Exercise: Scan the entries below for the word "take", then copy each line that holds it.

►

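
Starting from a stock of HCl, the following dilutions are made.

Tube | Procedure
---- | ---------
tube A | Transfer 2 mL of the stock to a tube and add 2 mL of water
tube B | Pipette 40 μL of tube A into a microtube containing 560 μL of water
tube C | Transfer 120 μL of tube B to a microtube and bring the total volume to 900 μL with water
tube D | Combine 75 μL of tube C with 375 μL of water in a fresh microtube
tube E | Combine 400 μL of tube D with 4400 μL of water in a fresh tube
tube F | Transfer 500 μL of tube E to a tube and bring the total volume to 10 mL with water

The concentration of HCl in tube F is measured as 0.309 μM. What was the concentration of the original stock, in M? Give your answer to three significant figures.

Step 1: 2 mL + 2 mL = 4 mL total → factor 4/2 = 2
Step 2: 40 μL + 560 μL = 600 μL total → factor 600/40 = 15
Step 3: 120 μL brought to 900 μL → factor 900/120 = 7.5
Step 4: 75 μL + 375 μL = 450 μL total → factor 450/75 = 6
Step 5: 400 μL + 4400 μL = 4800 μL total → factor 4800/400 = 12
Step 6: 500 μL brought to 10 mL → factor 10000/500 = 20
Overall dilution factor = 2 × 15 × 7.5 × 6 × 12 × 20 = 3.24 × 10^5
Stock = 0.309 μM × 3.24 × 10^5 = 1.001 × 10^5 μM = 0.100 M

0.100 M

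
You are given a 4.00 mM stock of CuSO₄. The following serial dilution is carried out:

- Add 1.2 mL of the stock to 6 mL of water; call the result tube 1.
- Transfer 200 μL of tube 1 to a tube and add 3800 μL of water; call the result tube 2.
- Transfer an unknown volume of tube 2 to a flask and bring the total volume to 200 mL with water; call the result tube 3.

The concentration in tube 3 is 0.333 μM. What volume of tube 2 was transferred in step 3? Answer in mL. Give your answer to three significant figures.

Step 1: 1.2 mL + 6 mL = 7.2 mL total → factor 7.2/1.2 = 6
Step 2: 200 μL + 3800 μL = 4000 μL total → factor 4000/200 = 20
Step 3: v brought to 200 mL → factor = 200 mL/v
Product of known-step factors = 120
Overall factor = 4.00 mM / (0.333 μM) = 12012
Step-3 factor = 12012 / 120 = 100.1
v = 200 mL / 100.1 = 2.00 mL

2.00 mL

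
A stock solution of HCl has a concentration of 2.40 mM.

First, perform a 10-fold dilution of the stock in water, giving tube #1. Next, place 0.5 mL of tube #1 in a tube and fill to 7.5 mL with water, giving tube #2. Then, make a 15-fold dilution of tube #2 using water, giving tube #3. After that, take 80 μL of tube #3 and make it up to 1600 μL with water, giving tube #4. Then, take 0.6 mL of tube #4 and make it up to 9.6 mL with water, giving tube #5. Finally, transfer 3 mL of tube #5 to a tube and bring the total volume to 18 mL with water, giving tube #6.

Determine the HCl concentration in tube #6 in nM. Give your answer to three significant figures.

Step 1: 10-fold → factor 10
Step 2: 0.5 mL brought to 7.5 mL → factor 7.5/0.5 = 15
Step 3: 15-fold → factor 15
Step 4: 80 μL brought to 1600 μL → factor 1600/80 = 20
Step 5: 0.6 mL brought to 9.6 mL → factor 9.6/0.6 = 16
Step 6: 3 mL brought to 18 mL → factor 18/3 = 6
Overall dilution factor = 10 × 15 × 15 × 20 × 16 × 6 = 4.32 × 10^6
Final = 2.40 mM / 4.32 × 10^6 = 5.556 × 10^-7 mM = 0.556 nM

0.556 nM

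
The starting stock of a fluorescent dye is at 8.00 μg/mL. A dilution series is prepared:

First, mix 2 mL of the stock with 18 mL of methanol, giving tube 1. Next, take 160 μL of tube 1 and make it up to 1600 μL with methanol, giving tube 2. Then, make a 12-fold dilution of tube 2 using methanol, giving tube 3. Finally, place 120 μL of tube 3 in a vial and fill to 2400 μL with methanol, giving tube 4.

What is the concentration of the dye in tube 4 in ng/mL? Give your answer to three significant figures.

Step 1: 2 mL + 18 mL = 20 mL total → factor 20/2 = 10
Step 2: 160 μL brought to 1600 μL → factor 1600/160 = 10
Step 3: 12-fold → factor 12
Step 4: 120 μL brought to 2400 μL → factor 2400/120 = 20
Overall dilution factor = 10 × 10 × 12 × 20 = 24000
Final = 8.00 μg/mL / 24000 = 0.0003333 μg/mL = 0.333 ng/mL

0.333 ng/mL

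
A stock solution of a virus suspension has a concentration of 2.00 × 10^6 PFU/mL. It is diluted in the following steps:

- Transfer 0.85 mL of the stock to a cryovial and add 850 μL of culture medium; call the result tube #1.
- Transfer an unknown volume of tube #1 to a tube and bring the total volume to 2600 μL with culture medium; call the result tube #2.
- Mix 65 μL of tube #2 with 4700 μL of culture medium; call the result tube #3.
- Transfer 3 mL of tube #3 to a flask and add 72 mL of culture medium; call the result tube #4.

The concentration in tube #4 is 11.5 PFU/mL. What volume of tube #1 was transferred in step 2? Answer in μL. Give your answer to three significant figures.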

◄

Reply to the task:
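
First, perform a 10-fold dilution of the stock in water, giving tube #1. Next, place 0.5 mL of tube #1 in a tube and fill to 7.5 mL with water, giving tube #2. Then, make a 15-fold dilution of tube #2 using water, giving tube #3. After that, take 80 μL of tube #3 and make it up to 1600 μL with water, giving tube #4. Then, take 0.6 mL of tube #4 and make it up to 9.6 mL with water, giving tube #5. Finally, transfer 3 mL of tube #5 to a tube and bring the total volume to 18 mL with water, giving tube #6.
First, mix 2 mL of the stock with 18 mL of methanol, giving tube 1. Next, take 160 μL of tube 1 and make it up to 1600 μL with methanol, giving tube 2. Then, make a 12-fold dilution of tube 2 using methanol, giving tube 3. Finally, place 120 μL of tube 3 in a vial and fill to 2400 μL with methanol, giving tube 4.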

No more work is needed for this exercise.